Material provided: Begin

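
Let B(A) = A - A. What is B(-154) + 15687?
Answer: 15687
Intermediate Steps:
B(A) = 0
B(-154) + 15687 = 0 + 15687 = 15687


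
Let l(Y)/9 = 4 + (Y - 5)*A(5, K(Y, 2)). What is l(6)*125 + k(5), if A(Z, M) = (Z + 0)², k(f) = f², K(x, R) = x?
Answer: 32650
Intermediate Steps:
A(Z, M) = Z²
l(Y) = -1089 + 225*Y (l(Y) = 9*(4 + (Y - 5)*5²) = 9*(4 + (-5 + Y)*25) = 9*(4 + (-125 + 25*Y)) = 9*(-121 + 25*Y) = -1089 + 225*Y)
l(6)*125 + k(5) = (-1089 + 225*6)*125 + 5² = (-1089 + 1350)*125 + 25 = 261*125 + 25 = 32625 + 25 = 32650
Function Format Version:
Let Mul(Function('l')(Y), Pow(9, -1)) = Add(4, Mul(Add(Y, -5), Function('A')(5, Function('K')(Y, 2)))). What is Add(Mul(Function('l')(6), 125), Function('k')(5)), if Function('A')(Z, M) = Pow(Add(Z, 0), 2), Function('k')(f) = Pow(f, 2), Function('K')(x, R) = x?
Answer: 32650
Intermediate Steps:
Function('A')(Z, M) = Pow(Z, 2)
Function('l')(Y) = Add(-1089, Mul(225, Y)) (Function('l')(Y) = Mul(9, Add(4, Mul(Add(Y, -5), Pow(5, 2)))) = Mul(9, Add(4, Mul(Add(-5, Y), 25))) = Mul(9, Add(4, Add(-125, Mul(25, Y)))) = Mul(9, Add(-121, Mul(25, Y))) = Add(-1089, Mul(225, Y)))
Add(Mul(Function('l')(6), 125), Function('k')(5)) = Add(Mul(Add(-1089, Mul(225, 6)), 125), Pow(5, 2)) = Add(Mul(Add(-1089, 1350), 125), 25) = Add(Mul(261, 125), 25) = Add(32625, 25) = 32650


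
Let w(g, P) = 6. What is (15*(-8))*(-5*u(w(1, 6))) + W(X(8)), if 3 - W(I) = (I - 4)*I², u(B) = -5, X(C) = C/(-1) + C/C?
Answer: -2458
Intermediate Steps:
X(C) = 1 - C (X(C) = C*(-1) + 1 = -C + 1 = 1 - C)
W(I) = 3 - I²*(-4 + I) (W(I) = 3 - (I - 4)*I² = 3 - (-4 + I)*I² = 3 - I²*(-4 + I))
(15*(-8))*(-5*u(w(1, 6))) + W(X(8)) = (15*(-8))*(-5*(-5)) + (3 - (1 - 1*8)³ + 4*(1 - 1*8)²) = -120*25 + (3 - (1 - 8)³ + 4*(1 - 8)²) = -3000 + (3 - 1*(-7)³ + 4*(-7)²) = -3000 + (3 - 1*(-343) + 4*49) = -3000 + (3 + 343 + 196) = -3000 + 542 = -2458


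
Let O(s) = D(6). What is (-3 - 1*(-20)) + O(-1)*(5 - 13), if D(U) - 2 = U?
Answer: -47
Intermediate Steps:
D(U) = 2 + U
O(s) = 8 (O(s) = 2 + 6 = 8)
(-3 - 1*(-20)) + O(-1)*(5 - 13) = (-3 - 1*(-20)) + 8*(5 - 13) = (-3 + 20) + 8*(-8) = 17 - 64 = -47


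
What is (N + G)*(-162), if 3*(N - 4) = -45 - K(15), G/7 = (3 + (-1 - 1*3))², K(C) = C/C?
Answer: 702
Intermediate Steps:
K(C) = 1
G = 7 (G = 7*(3 + (-1 - 1*3))² = 7*(3 + (-1 - 3))² = 7*(3 - 4)² = 7*(-1)² = 7*1 = 7)
N = -34/3 (N = 4 + (-45 - 1*1)/3 = 4 + (-45 - 1)/3 = 4 + (⅓)*(-46) = 4 - 46/3 = -34/3 ≈ -11.333)
(N + G)*(-162) = (-34/3 + 7)*(-162) = -13/3*(-162) = 702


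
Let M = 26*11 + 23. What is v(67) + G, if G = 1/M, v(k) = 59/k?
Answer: 18298/20703 ≈ 0.88383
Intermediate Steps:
M = 309 (M = 286 + 23 = 309)
G = 1/309 ≈ 0.0032362
v(67) + G = 59/67 + 1/309 = 18298/20703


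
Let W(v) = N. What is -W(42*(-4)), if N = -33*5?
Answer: 165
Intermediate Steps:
N = -165
W(v) = -165
-W(42*(-4)) = -1*(-165) = 165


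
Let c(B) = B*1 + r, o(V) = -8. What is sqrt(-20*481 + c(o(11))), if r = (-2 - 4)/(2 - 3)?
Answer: I*sqrt(9622) ≈ 98.092*I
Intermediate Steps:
r = 6 (r = -6/(-1) = -6*(-1) = 6)
c(B) = 6 + B (c(B) = B*1 + 6 = B + 6 = 6 + B)
sqrt(-20*481 + c(o(11))) = sqrt(-20*481 + (6 - 8)) = sqrt(-9620 - 2) = sqrt(-9622) = I*sqrt(9622)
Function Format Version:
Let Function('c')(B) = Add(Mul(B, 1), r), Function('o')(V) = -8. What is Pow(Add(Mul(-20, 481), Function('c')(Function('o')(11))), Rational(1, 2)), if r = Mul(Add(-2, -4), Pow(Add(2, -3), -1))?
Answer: Mul(I, Pow(9622, Rational(1, 2))) ≈ Mul(98.092, I)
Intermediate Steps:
r = 6 (r = Mul(-6, Pow(-1, -1)) = Mul(-6, -1) = 6)
Function('c')(B) = Add(6, B) (Function('c')(B) = Add(Mul(B, 1), 6) = Add(B, 6) = Add(6, B))
Pow(Add(Mul(-20, 481), Function('c')(Function('o')(11))), Rational(1, 2)) = Pow(Add(Mul(-20, 481), Add(6, -8)), Rational(1, 2)) = Pow(Add(-9620, -2), Rational(1, 2)) = Pow(-9622, Rational(1, 2)) = Mul(I, Pow(9622, Rational(1, 2)))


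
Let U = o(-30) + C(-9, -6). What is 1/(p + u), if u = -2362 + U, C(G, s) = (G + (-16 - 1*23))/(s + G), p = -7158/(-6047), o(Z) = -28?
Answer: -30235/72129108 ≈ -0.00041918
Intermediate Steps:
p = 7158/6047 (p = -7158*(-1/6047) = 7158/6047 ≈ 1.1837)
C(G, s) = (-39 + G)/(G + s) (C(G, s) = (G + (-16 - 23))/(G + s) = (G - 39)/(G + s) = (-39 + G)/(G + s))
U = -124/5 (U = -28 + (-39 - 9)/(-9 - 6) = -28 - 48/(-15) = -28 - 1/15*(-48) = -28 + 16/5 = -124/5 ≈ -24.800)
u = -11934/5 (u = -2362 - 124/5 = -11934/5 ≈ -2386.8)
1/(p + u) = 1/(7158/6047 - 11934/5) = 1/(-72129108/30235) = -30235/72129108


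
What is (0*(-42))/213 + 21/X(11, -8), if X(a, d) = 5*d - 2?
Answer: -½ ≈ -0.50000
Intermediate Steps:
X(a, d) = -2 + 5*d
(0*(-42))/213 + 21/X(11, -8) = (0*(-42))/213 + 21/(-2 + 5*(-8)) = 0*(1/213) + 21/(-2 - 40) = 0 + 21/(-42) = 0 + 21*(-1/42) = 0 - ½ = -½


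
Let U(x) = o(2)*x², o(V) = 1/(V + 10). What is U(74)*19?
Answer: 26011/3 ≈ 8670.3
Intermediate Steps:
o(V) = 1/(10 + V)
U(x) = x²/12 (U(x) = x²/(10 + 2) = x²/12)
U(74)*19 = ((1/12)*74²)*19 = ((1/12)*5476)*19 = (1369/3)*19 = 26011/3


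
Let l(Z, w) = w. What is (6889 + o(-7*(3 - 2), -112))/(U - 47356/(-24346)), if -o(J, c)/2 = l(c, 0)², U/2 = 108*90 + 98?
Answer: 83859797/239052706 ≈ 0.35080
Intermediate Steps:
U = 19636 (U = 2*(108*90 + 98) = 2*(9720 + 98) = 2*9818 = 19636)
o(J, c) = 0 (o(J, c) = -2*0² = -2*0 = 0)
(6889 + o(-7*(3 - 2), -112))/(U - 47356/(-24346)) = (6889 + 0)/(19636 - 47356/(-24346)) = 6889/(19636 - 47356*(-1/24346)) = 6889/(19636 + 23678/12173) = 6889/(239052706/12173) = 6889*(12173/239052706) = 83859797/239052706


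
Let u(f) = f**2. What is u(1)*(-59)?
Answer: -59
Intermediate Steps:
u(1)*(-59) = 1**2*(-59) = 1*(-59) = -59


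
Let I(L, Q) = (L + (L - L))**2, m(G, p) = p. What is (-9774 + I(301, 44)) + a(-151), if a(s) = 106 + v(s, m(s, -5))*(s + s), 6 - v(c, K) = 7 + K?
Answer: 79725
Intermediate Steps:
v(c, K) = -1 - K (v(c, K) = 6 - (7 + K) = 6 + (-7 - K) = -1 - K)
I(L, Q) = L**2 (I(L, Q) = (L + 0)**2 = L**2)
a(s) = 106 + 8*s (a(s) = 106 + (-1 - 1*(-5))*(s + s) = 106 + (-1 + 5)*(2*s) = 106 + 4*(2*s) = 106 + 8*s)
(-9774 + I(301, 44)) + a(-151) = (-9774 + 301**2) + (106 + 8*(-151)) = (-9774 + 90601) + (106 - 1208) = 80827 - 1102 = 79725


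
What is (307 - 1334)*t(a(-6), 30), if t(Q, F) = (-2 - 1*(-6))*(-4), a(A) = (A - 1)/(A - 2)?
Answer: 16432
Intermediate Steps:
a(A) = (-1 + A)/(-2 + A)
t(Q, F) = -16 (t(Q, F) = (-2 + 6)*(-4) = 4*(-4) = -16)
(307 - 1334)*t(a(-6), 30) = (307 - 1334)*(-16) = -1027*(-16) = 16432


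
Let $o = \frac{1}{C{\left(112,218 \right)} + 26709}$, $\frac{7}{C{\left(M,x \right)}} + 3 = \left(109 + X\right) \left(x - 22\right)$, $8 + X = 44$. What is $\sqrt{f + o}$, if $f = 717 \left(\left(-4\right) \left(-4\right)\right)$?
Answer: $\frac{\sqrt{1652155297226526232855}}{379494830} \approx 107.11$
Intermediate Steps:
$X = 36$ ($X = -8 + 44 = 36$)
$C{\left(M,x \right)} = \frac{7}{-3193 + 145 x}$ ($C{\left(M,x \right)} = \frac{7}{-3 + \left(109 + 36\right) \left(x - 22\right)} = \frac{7}{-3 + 145 \left(-22 + x\right)} = \frac{7}{-3 + \left(-3190 + 145 x\right)} = \frac{7}{-3193 + 145 x}$)
$f = 11472$ ($f = 717 \cdot 16 = 11472$)
$o = \frac{28417}{758989660}$ ($o = \frac{1}{\frac{7}{-3193 + 145 \cdot 218} + 26709} = \frac{1}{\frac{7}{-3193 + 31610} + 26709} = \frac{1}{\frac{7}{28417} + 26709} = \frac{1}{\frac{758989660}{28417}} = \frac{28417}{758989660} \approx 3.7441 \cdot 10^{-5}$)
$\sqrt{f + o} = \sqrt{11472 + \frac{28417}{758989660}} = \sqrt{\frac{8707129407937}{758989660}} = \frac{\sqrt{1652155297226526232855}}{379494830}$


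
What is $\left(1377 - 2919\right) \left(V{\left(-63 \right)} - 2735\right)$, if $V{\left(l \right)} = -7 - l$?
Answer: $4131018$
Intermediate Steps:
$\left(1377 - 2919\right) \left(V{\left(-63 \right)} - 2735\right) = \left(1377 - 2919\right) \left(\left(-7 - -63\right) - 2735\right) = - 1542 \left(\left(-7 + 63\right) - 2735\right) = - 1542 \left(56 - 2735\right) = \left(-1542\right) \left(-2679\right) = 4131018$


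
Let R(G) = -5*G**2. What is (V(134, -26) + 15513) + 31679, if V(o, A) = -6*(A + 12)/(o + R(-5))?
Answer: 141604/3 ≈ 47201.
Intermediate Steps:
V(o, A) = -6*(12 + A)/(-125 + o) (V(o, A) = -6*(A + 12)/(o - 5*(-5)**2) = -6*(12 + A)/(o - 5*25) = -6*(12 + A)/(o - 125) = -6*(12 + A)/(-125 + o))
(V(134, -26) + 15513) + 31679 = (6*(-12 - 1*(-26))/(-125 + 134) + 15513) + 31679 = (6*(-12 + 26)/9 + 15513) + 31679 = (6*(1/9)*14 + 15513) + 31679 = (28/3 + 15513) + 31679 = 46567/3 + 31679 = 141604/3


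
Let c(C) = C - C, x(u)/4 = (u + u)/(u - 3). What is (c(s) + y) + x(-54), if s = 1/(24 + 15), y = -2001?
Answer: -37875/19 ≈ -1993.4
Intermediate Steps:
x(u) = 8*u/(-3 + u) (x(u) = 4*((u + u)/(u - 3)) = 4*((2*u)/(-3 + u)) = 4*(2*u/(-3 + u)) = 8*u/(-3 + u))
s = 1/39 ≈ 0.025641
c(C) = 0
(c(s) + y) + x(-54) = (0 - 2001) + 8*(-54)/(-3 - 54) = -2001 + 8*(-54)/(-57) = -2001 + 8*(-54)*(-1/57) = -2001 + 144/19 = -37875/19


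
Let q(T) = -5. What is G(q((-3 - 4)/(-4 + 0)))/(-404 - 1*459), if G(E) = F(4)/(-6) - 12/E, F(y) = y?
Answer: -26/12945 ≈ -0.0020085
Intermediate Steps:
G(E) = -2/3 - 12/E (G(E) = 4/(-6) - 12/E = 4*(-1/6) - 12/E = -2/3 - 12/E)
G(q((-3 - 4)/(-4 + 0)))/(-404 - 1*459) = (-2/3 - 12/(-5))/(-404 - 1*459) = (-2/3 - 12*(-1/5))/(-404 - 459) = (-2/3 + 12/5)/(-863) = (26/15)*(-1/863) = -26/12945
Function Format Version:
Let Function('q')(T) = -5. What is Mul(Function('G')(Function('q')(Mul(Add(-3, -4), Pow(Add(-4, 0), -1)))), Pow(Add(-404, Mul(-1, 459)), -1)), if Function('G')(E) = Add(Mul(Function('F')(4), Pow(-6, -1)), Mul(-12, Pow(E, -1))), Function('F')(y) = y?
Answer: Rational(-26, 12945) ≈ -0.0020085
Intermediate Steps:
Function('G')(E) = Add(Rational(-2, 3), Mul(-12, Pow(E, -1))) (Function('G')(E) = Add(Mul(4, Pow(-6, -1)), Mul(-12, Pow(E, -1))) = Add(Mul(4, Rational(-1, 6)), Mul(-12, Pow(E, -1))) = Add(Rational(-2, 3), Mul(-12, Pow(E, -1))))
Mul(Function('G')(Function('q')(Mul(Add(-3, -4), Pow(Add(-4, 0), -1)))), Pow(Add(-404, Mul(-1, 459)), -1)) = Mul(Add(Rational(-2, 3), Mul(-12, Pow(-5, -1))), Pow(Add(-404, Mul(-1, 459)), -1)) = Mul(Add(Rational(-2, 3), Mul(-12, Rational(-1, 5))), Pow(Add(-404, -459), -1)) = Mul(Add(Rational(-2, 3), Rational(12, 5)), Pow(-863, -1)) = Mul(Rational(26, 15), Rational(-1, 863)) = Rational(-26, 12945)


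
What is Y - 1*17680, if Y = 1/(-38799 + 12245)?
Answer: -469474721/26554 ≈ -17680.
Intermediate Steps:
Y = -1/26554 (Y = 1/(-26554) = -1/26554 ≈ -3.7659e-5)
Y - 1*17680 = -1/26554 - 1*17680 = -1/26554 - 17680 = -469474721/26554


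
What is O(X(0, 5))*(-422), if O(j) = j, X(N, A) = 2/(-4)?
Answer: 211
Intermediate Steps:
X(N, A) = -1/2 (X(N, A) = 2*(-1/4) = -1/2)
O(X(0, 5))*(-422) = -1/2*(-422) = 211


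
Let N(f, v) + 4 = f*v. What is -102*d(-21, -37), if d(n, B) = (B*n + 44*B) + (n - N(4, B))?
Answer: 73440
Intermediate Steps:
N(f, v) = -4 + f*v
d(n, B) = 4 + n + 40*B + B*n (d(n, B) = (B*n + 44*B) + (n - (-4 + 4*B)) = (44*B + B*n) + (n + (4 - 4*B)) = (44*B + B*n) + (4 + n - 4*B) = 4 + n + 40*B + B*n)
-102*d(-21, -37) = -102*(4 - 21 + 40*(-37) - 37*(-21)) = -102*(4 - 21 - 1480 + 777) = -102*(-720) = 73440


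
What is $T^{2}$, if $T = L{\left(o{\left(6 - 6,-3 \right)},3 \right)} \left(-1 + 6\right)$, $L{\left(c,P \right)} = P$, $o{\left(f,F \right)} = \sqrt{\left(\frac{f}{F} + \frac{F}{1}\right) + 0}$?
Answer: $225$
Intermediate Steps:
$o{\left(f,F \right)} = \sqrt{F + \frac{f}{F}}$ ($o{\left(f,F \right)} = \sqrt{\left(\frac{f}{F} + F 1\right) + 0} = \sqrt{\left(\frac{f}{F} + F\right) + 0} = \sqrt{\left(F + \frac{f}{F}\right) + 0} = \sqrt{F + \frac{f}{F}}$)
$T = 15$ ($T = 3 \left(-1 + 6\right) = 3 \cdot 5 = 15$)
$T^{2} = 15^{2} = 225$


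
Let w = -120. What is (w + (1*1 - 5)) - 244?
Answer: -368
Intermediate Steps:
(w + (1*1 - 5)) - 244 = (-120 + (1*1 - 5)) - 244 = (-120 + (1 - 5)) - 244 = (-120 - 4) - 244 = -124 - 244 = -368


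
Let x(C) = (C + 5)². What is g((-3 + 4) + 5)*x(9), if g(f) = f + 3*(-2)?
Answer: 0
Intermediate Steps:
g(f) = -6 + f (g(f) = f - 6 = -6 + f)
x(C) = (5 + C)²
g((-3 + 4) + 5)*x(9) = (-6 + ((-3 + 4) + 5))*(5 + 9)² = (-6 + (1 + 5))*14² = (-6 + 6)*196 = 0*196 = 0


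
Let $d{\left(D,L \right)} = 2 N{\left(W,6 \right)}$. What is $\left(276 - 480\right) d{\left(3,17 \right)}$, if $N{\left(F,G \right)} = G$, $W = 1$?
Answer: $-2448$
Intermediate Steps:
$d{\left(D,L \right)} = 12$ ($d{\left(D,L \right)} = 2 \cdot 6 = 12$)
$\left(276 - 480\right) d{\left(3,17 \right)} = \left(276 - 480\right) 12 = \left(-204\right) 12 = -2448$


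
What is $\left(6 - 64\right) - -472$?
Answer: $414$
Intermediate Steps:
$\left(6 - 64\right) - -472 = \left(6 - 64\right) + 472 = -58 + 472 = 414$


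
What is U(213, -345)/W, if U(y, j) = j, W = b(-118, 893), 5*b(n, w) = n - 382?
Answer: 69/20 ≈ 3.4500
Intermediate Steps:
b(n, w) = -382/5 + n/5 (b(n, w) = (n - 382)/5 = (-382 + n)/5 = -382/5 + n/5)
W = -100 (W = -382/5 + (1/5)*(-118) = -382/5 - 118/5 = -100)
U(213, -345)/W = -345/(-100) = -345*(-1/100) = 69/20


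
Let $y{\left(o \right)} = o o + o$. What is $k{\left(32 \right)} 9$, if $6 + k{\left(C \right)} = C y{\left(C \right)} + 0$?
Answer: $304074$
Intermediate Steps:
$y{\left(o \right)} = o + o^{2}$ ($y{\left(o \right)} = o^{2} + o = o + o^{2}$)
$k{\left(C \right)} = -6 + C^{2} \left(1 + C\right)$ ($k{\left(C \right)} = -6 + \left(C C \left(1 + C\right) + 0\right) = -6 + \left(C^{2} \left(1 + C\right) + 0\right) = -6 + C^{2} \left(1 + C\right)$)
$k{\left(32 \right)} 9 = \left(-6 + 32^{2} \left(1 + 32\right)\right) 9 = \left(-6 + 1024 \cdot 33\right) 9 = \left(-6 + 33792\right) 9 = 33786 \cdot 9 = 304074$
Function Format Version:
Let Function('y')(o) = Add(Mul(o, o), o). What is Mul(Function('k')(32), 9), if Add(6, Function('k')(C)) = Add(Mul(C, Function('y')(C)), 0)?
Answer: 304074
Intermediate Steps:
Function('y')(o) = Add(o, Pow(o, 2)) (Function('y')(o) = Add(Pow(o, 2), o) = Add(o, Pow(o, 2)))
Function('k')(C) = Add(-6, Mul(Pow(C, 2), Add(1, C))) (Function('k')(C) = Add(-6, Add(Mul(C, Mul(C, Add(1, C))), 0)) = Add(-6, Add(Mul(Pow(C, 2), Add(1, C)), 0)) = Add(-6, Mul(Pow(C, 2), Add(1, C))))
Mul(Function('k')(32), 9) = Mul(Add(-6, Mul(Pow(32, 2), Add(1, 32))), 9) = Mul(Add(-6, Mul(1024, 33)), 9) = Mul(Add(-6, 33792), 9) = Mul(33786, 9) = 304074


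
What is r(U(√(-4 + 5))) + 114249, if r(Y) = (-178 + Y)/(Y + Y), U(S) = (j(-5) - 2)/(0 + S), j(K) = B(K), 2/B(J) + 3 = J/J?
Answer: 685675/6 ≈ 1.1428e+5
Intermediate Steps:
B(J) = -1 (B(J) = 2/(-3 + J/J) = 2/(-3 + 1) = 2/(-2) = 2*(-½) = -1)
j(K) = -1
U(S) = -3/S (U(S) = (-1 - 2)/(0 + S) = -3/S)
r(Y) = (-178 + Y)/(2*Y) (r(Y) = (-178 + Y)/((2*Y)) = (-178 + Y)*(1/(2*Y)) = (-178 + Y)/(2*Y))
r(U(√(-4 + 5))) + 114249 = (-178 - 3/√(-4 + 5))/(2*((-3/√(-4 + 5)))) + 114249 = (-178 - 3/(√1))/(2*((-3/(√1)))) + 114249 = (-178 - 3/1)/(2*((-3/1))) + 114249 = (-178 - 3*1)/(2*((-3*1))) + 114249 = (½)*(-178 - 3)/(-3) + 114249 = (½)*(-⅓)*(-181) + 114249 = 181/6 + 114249 = 685675/6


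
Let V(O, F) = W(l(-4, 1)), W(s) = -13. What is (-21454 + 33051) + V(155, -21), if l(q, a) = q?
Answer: 11584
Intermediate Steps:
V(O, F) = -13
(-21454 + 33051) + V(155, -21) = (-21454 + 33051) - 13 = 11597 - 13 = 11584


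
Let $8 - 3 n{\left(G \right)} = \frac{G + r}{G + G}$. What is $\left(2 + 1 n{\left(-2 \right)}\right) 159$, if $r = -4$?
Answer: $\frac{1325}{2} \approx 662.5$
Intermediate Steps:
$n{\left(G \right)} = \frac{8}{3} - \frac{-4 + G}{6 G}$ ($n{\left(G \right)} = \frac{8}{3} - \frac{\left(G - 4\right) \frac{1}{G + G}}{3} = \frac{8}{3} - \frac{\left(-4 + G\right) \frac{1}{2 G}}{3} = \frac{8}{3} - \frac{\frac{1}{2} \frac{1}{G} \left(-4 + G\right)}{3} = \frac{8}{3} - \frac{-4 + G}{6 G}$)
$\left(2 + 1 n{\left(-2 \right)}\right) 159 = \left(2 + 1 \frac{4 + 15 \left(-2\right)}{6 \left(-2\right)}\right) 159 = \left(2 + 1 \cdot \frac{1}{6} \left(- \frac{1}{2}\right) \left(4 - 30\right)\right) 159 = \left(2 + 1 \cdot \frac{1}{6} \left(- \frac{1}{2}\right) \left(-26\right)\right) 159 = \left(2 + 1 \cdot \frac{13}{6}\right) 159 = \left(2 + \frac{13}{6}\right) 159 = \frac{25}{6} \cdot 159 = \frac{1325}{2}$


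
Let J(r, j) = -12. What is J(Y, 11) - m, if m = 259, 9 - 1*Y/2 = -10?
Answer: -271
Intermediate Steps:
Y = 38 (Y = 18 - 2*(-10) = 18 + 20 = 38)
J(Y, 11) - m = -12 - 1*259 = -12 - 259 = -271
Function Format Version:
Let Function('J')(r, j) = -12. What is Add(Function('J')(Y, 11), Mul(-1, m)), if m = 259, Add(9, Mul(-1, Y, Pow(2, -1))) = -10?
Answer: -271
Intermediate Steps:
Y = 38 (Y = Add(18, Mul(-2, -10)) = Add(18, 20) = 38)
Add(Function('J')(Y, 11), Mul(-1, m)) = Add(-12, Mul(-1, 259)) = Add(-12, -259) = -271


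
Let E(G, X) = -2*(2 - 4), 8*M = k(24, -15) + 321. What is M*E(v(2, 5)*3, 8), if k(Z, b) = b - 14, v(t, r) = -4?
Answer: 146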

Material provided: End

▶ _What you will do_: The line containing "159$, if $r = -4$?" marks where to begin; copy it and every later line exactly, through the end of the data.

▶ _Answer section_:
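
Let $8 - 3 n{\left(G \right)} = \frac{G + r}{G + G}$. What is $\left(2 + 1 n{\left(-2 \right)}\right) 159$, if $r = -4$?
Answer: $\frac{1325}{2} \approx 662.5$
Intermediate Steps:
$n{\left(G \right)} = \frac{8}{3} - \frac{-4 + G}{6 G}$ ($n{\left(G \right)} = \frac{8}{3} - \frac{\left(G - 4\right) \frac{1}{G + G}}{3} = \frac{8}{3} - \frac{\left(-4 + G\right) \frac{1}{2 G}}{3} = \frac{8}{3} - \frac{\frac{1}{2} \frac{1}{G} \left(-4 + G\right)}{3} = \frac{8}{3} - \frac{-4 + G}{6 G}$)
$\left(2 + 1 n{\left(-2 \right)}\right) 159 = \left(2 + 1 \frac{4 + 15 \left(-2\right)}{6 \left(-2\right)}\right) 159 = \left(2 + 1 \cdot \frac{1}{6} \left(- \frac{1}{2}\right) \left(4 - 30\right)\right) 159 = \left(2 + 1 \cdot \frac{1}{6} \left(- \frac{1}{2}\right) \left(-26\right)\right) 159 = \left(2 + 1 \cdot \frac{13}{6}\right) 159 = \left(2 + \frac{13}{6}\right) 159 = \frac{25}{6} \cdot 159 = \frac{1325}{2}$


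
Let J(r, j) = -12. What is J(Y, 11) - m, if m = 259, 9 - 1*Y/2 = -10?
Answer: -271
Intermediate Steps:
Y = 38 (Y = 18 - 2*(-10) = 18 + 20 = 38)
J(Y, 11) - m = -12 - 1*259 = -12 - 259 = -271
Function Format Version:
Let Function('J')(r, j) = -12. What is Add(Function('J')(Y, 11), Mul(-1, m)), if m = 259, Add(9, Mul(-1, Y, Pow(2, -1))) = -10?
Answer: -271
Intermediate Steps:
Y = 38 (Y = Add(18, Mul(-2, -10)) = Add(18, 20) = 38)
Add(Function('J')(Y, 11), Mul(-1, m)) = Add(-12, Mul(-1, 259)) = Add(-12, -259) = -271


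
Let E(G, X) = -2*(2 - 4), 8*M = k(24, -15) + 321. What is M*E(v(2, 5)*3, 8), if k(Z, b) = b - 14, v(t, r) = -4?
Answer: 146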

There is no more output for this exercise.